Return, without anything added, the lines from the one containing "Among all smooth" through the end of the entries below, exactly as written.

++++ Material to process

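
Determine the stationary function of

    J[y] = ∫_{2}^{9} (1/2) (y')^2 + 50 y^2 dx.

The Lagrangian is L = (1/2) (y')^2 + 50 y^2.
Compute ∂L/∂y = 100y, ∂L/∂y' = y'.
The Euler-Lagrange equation d/dx(∂L/∂y') − ∂L/∂y = 0 reduces to
    y'' − 100 y = 0.
Its general solution is
    y(x) = A e^(10x) + B e^(−10x),
with A, B fixed by the endpoint conditions.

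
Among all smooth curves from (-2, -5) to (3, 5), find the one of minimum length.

Arc-length functional: J[y] = ∫ sqrt(1 + (y')^2) dx.
Lagrangian L = sqrt(1 + (y')^2) has no explicit y dependence, so ∂L/∂y = 0 and the Euler-Lagrange equation gives
    d/dx( y' / sqrt(1 + (y')^2) ) = 0  ⇒  y' / sqrt(1 + (y')^2) = const.
Hence y' is constant, so y(x) is affine.
Fitting the endpoints (-2, -5) and (3, 5):
    slope m = (5 − (-5)) / (3 − (-2)) = 2,
    intercept c = (-5) − m·(-2) = -1.
Extremal: y(x) = 2 x - 1.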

++++++++

**Task solution**
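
Among all smooth curves from (-2, -5) to (3, 5), find the one of minimum length.

Arc-length functional: J[y] = ∫ sqrt(1 + (y')^2) dx.
Lagrangian L = sqrt(1 + (y')^2) has no explicit y dependence, so ∂L/∂y = 0 and the Euler-Lagrange equation gives
    d/dx( y' / sqrt(1 + (y')^2) ) = 0  ⇒  y' / sqrt(1 + (y')^2) = const.
Hence y' is constant, so y(x) is affine.
Fitting the endpoints (-2, -5) and (3, 5):
    slope m = (5 − (-5)) / (3 − (-2)) = 2,
    intercept c = (-5) − m·(-2) = -1.
Extremal: y(x) = 2 x - 1.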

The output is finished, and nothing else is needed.